Work request | Copy out the data line by line exactly, from its start to the line bearing "(+x,0), (0,+y), (+x,+y).", inclusive.

(Beginning of The input)

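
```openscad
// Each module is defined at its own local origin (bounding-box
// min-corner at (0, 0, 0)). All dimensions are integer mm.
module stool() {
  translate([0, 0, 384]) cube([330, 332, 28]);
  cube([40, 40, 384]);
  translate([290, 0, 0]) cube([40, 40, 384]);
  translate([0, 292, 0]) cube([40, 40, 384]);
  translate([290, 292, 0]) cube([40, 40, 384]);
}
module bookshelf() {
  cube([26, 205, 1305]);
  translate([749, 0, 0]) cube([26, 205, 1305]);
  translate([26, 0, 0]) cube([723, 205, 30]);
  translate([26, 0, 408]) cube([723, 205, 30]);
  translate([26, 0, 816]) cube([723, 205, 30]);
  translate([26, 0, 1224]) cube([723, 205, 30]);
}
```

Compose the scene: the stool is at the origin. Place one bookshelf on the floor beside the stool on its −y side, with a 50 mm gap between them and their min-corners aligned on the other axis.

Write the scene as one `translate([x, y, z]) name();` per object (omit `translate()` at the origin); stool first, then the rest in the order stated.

stool();
translate([0, -255, 0]) bookshelf();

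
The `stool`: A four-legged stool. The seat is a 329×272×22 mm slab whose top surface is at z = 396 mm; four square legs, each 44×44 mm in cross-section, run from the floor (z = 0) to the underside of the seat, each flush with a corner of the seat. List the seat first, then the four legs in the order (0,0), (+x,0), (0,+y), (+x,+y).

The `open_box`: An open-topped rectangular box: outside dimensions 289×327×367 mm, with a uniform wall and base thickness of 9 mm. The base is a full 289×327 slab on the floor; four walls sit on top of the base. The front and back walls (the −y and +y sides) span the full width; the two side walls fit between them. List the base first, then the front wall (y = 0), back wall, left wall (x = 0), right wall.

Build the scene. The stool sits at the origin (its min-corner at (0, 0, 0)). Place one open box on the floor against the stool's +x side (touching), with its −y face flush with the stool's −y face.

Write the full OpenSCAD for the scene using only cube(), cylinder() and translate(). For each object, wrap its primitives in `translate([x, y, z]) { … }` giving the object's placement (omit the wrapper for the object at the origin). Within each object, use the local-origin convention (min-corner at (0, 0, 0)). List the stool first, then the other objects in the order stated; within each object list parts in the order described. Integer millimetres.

translate([0, 0, 374]) cube([329, 272, 22]);
cube([44, 44, 374]);
translate([285, 0, 0]) cube([44, 44, 374]);
translate([0, 228, 0]) cube([44, 44, 374]);
translate([285, 228, 0]) cube([44, 44, 374]);
translate([329, 0, 0]) {
  cube([289, 327, 9]);
  translate([0, 0, 9]) cube([289, 9, 358]);
  translate([0, 318, 9]) cube([289, 9, 358]);
  translate([0, 9, 9]) cube([9, 309, 358]);
  translate([280, 9, 9]) cube([9, 309, 358]);
}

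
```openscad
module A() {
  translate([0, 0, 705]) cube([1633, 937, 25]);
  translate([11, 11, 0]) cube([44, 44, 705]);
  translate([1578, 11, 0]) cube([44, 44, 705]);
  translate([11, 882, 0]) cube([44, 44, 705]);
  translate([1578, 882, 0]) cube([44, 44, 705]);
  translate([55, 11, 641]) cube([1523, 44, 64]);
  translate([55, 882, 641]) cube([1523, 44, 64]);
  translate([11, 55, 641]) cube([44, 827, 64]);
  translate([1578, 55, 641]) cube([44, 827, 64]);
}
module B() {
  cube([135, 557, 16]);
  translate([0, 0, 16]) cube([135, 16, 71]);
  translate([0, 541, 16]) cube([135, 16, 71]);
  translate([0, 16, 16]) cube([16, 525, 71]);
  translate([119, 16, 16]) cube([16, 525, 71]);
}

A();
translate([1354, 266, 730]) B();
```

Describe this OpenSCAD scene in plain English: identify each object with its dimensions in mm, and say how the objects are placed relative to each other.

A is a table with a 1633×937 mm rectangular top, 25 mm thick, top surface at z = 730 mm, supported by four 44×44 mm square legs, each inset 11 mm from the nearest pair of top edges, running from the floor. Four apron rails, 44 mm thick and 64 mm tall, run between adjacent legs with their top edges flush with the underside of the top and their outer faces flush with the legs' outer faces.

B is an open-topped rectangular box: outside dimensions 135×557×87 mm, with a uniform wall and base thickness of 16 mm. The base is a full 135×557 slab on the floor; four walls sit on top of the base. The front and back walls (the −y and +y sides) span the full width; the two side walls fit between them.

The open box is on top of the table.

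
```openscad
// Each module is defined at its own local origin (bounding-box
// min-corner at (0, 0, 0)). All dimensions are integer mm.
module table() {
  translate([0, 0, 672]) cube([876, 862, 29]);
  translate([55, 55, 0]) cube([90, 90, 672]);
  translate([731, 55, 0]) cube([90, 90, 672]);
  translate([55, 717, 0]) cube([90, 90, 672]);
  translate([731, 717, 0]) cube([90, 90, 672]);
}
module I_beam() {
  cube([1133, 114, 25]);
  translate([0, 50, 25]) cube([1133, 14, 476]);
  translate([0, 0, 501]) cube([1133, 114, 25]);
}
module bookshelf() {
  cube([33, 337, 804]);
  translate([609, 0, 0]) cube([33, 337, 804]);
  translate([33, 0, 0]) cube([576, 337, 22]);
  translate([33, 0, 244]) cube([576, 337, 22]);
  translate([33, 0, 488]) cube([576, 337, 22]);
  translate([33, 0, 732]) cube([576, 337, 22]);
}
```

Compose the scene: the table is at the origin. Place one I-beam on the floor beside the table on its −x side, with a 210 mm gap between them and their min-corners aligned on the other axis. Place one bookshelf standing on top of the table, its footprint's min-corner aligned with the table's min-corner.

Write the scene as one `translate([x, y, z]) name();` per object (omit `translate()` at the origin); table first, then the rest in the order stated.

table();
translate([-1343, 0, 0]) I_beam();
translate([0, 0, 701]) bookshelf();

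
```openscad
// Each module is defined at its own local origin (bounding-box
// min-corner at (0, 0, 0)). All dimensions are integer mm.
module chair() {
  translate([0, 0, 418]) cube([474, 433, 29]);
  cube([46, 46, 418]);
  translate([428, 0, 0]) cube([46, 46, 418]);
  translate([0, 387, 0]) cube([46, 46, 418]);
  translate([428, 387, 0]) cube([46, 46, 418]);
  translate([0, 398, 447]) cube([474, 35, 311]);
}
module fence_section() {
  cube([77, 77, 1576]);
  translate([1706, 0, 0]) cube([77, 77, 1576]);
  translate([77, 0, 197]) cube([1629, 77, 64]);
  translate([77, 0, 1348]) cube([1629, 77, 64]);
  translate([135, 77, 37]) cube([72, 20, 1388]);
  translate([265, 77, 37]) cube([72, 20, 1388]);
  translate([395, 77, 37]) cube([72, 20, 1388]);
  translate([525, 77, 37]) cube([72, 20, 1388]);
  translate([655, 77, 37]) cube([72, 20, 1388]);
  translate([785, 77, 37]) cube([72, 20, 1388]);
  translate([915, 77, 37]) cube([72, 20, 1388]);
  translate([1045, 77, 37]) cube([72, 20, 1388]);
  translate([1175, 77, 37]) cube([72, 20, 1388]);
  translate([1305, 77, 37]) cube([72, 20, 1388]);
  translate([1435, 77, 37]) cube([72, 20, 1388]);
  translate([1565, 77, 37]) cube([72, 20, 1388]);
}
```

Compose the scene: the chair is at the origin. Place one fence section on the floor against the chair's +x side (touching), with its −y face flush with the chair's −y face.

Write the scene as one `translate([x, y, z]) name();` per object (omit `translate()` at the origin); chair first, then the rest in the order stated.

chair();
translate([474, 0, 0]) fence_section();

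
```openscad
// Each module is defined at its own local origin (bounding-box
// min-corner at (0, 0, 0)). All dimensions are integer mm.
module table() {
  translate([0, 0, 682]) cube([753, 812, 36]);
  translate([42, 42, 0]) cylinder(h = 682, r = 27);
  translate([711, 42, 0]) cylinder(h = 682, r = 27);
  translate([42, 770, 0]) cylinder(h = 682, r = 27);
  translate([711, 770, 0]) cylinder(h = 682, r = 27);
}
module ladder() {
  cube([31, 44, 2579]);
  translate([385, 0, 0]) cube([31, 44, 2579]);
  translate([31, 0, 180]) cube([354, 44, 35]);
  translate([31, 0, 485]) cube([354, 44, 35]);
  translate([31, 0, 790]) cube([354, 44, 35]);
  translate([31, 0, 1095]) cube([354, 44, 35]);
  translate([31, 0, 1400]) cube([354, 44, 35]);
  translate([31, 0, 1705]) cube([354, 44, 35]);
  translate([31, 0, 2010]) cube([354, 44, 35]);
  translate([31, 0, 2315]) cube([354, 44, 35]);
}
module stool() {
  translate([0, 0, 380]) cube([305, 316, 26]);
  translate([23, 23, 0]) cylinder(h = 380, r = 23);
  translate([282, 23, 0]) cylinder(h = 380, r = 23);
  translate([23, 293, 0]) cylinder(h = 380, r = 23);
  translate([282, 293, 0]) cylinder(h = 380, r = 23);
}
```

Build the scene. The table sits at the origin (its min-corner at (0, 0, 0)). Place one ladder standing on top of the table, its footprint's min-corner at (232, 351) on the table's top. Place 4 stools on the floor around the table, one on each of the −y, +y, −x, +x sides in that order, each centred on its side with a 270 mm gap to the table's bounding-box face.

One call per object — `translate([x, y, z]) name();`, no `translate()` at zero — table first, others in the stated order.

table();
translate([232, 351, 718]) ladder();
translate([224, -586, 0]) stool();
translate([224, 1082, 0]) stool();
translate([-575, 248, 0]) stool();
translate([1023, 248, 0]) stool();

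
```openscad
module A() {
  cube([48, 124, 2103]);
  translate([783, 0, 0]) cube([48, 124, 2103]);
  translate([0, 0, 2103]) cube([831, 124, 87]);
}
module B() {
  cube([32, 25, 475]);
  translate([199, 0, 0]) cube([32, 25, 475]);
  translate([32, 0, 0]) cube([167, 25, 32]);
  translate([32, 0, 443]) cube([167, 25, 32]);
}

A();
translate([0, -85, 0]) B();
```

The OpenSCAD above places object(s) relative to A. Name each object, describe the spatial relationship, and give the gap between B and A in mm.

The picture frame's nearest face is 60 mm from the door frame's −y face.

A is a door frame. B is a picture frame. The picture frame is on the floor beside the door frame on its −y side. The gap between the picture frame and the door frame is 60 mm.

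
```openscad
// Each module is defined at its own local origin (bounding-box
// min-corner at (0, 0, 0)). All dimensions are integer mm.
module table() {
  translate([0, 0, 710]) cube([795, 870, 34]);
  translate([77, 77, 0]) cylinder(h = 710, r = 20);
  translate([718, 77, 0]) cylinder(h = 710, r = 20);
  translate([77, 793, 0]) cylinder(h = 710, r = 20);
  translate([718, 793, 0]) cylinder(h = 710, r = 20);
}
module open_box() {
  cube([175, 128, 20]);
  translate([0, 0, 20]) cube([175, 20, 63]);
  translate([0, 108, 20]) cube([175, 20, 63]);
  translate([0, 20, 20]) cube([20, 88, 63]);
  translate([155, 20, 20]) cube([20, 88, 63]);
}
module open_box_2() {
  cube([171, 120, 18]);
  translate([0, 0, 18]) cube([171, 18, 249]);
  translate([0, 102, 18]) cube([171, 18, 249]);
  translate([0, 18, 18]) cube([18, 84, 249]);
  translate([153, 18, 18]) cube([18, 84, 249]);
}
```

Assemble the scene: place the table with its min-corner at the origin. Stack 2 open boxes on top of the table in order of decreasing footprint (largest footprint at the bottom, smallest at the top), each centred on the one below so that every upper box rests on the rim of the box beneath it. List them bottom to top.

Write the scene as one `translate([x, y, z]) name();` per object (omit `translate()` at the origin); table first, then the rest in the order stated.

table();
translate([310, 371, 744]) open_box();
translate([312, 375, 827]) open_box_2();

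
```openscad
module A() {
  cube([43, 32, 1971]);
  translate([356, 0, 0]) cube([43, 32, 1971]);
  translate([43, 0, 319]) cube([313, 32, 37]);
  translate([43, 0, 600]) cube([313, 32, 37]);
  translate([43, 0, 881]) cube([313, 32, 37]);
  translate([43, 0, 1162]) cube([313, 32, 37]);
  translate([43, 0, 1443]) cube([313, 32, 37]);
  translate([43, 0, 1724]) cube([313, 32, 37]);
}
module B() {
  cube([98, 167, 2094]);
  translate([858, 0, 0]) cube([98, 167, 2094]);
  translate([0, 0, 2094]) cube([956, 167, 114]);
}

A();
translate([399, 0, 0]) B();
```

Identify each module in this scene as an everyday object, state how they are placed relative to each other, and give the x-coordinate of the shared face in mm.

The ladder's +x face and the door frame's −x face are both at x = 399 mm.

A is a ladder. B is a door frame. The door frame is against the ladder's +x side, with their −y faces flush. The x-coordinate of the shared face is 399 mm.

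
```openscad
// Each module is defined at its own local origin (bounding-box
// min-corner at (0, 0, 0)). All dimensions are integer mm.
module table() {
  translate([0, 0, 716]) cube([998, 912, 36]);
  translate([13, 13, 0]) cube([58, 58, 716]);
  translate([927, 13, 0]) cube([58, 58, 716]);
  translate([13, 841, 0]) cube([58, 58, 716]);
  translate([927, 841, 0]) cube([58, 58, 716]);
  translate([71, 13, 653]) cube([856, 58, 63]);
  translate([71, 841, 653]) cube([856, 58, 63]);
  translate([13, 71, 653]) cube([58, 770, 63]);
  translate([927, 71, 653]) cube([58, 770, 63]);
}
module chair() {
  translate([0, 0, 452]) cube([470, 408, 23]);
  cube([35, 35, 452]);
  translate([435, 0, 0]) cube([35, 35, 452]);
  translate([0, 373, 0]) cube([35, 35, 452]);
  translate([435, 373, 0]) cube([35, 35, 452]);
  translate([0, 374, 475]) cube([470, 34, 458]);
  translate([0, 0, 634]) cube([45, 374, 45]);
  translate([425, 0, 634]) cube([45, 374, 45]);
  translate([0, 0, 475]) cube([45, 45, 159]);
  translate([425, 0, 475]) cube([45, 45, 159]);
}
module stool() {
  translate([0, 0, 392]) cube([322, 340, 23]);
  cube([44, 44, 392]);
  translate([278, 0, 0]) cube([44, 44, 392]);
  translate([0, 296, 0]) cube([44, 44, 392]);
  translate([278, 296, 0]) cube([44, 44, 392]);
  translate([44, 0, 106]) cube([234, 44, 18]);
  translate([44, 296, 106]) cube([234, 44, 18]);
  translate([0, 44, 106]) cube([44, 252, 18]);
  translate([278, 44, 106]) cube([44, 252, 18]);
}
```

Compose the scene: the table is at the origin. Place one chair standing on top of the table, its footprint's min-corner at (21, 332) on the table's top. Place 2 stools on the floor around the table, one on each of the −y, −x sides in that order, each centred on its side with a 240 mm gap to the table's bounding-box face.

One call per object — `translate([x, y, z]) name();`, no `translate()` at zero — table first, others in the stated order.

table();
translate([21, 332, 752]) chair();
translate([338, -580, 0]) stool();
translate([-562, 286, 0]) stool();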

(End of The input)

Answer for this exercise |
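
```openscad
// Each module is defined at its own local origin (bounding-box
// min-corner at (0, 0, 0)). All dimensions are integer mm.
module stool() {
  translate([0, 0, 384]) cube([330, 332, 28]);
  cube([40, 40, 384]);
  translate([290, 0, 0]) cube([40, 40, 384]);
  translate([0, 292, 0]) cube([40, 40, 384]);
  translate([290, 292, 0]) cube([40, 40, 384]);
}
module bookshelf() {
  cube([26, 205, 1305]);
  translate([749, 0, 0]) cube([26, 205, 1305]);
  translate([26, 0, 0]) cube([723, 205, 30]);
  translate([26, 0, 408]) cube([723, 205, 30]);
  translate([26, 0, 816]) cube([723, 205, 30]);
  translate([26, 0, 1224]) cube([723, 205, 30]);
}
```

Compose the scene: the stool is at the origin. Place one bookshelf on the floor beside the stool on its −y side, with a 50 mm gap between them and their min-corners aligned on the other axis.

Write the scene as one `translate([x, y, z]) name();` per object (omit `translate()` at the origin); stool first, then the rest in the order stated.

stool();
translate([0, -255, 0]) bookshelf();

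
The `stool`: A four-legged stool. The seat is a 329×272×22 mm slab whose top surface is at z = 396 mm; four square legs, each 44×44 mm in cross-section, run from the floor (z = 0) to the underside of the seat, each flush with a corner of the seat. List the seat first, then the four legs in the order (0,0), (+x,0), (0,+y), (+x,+y).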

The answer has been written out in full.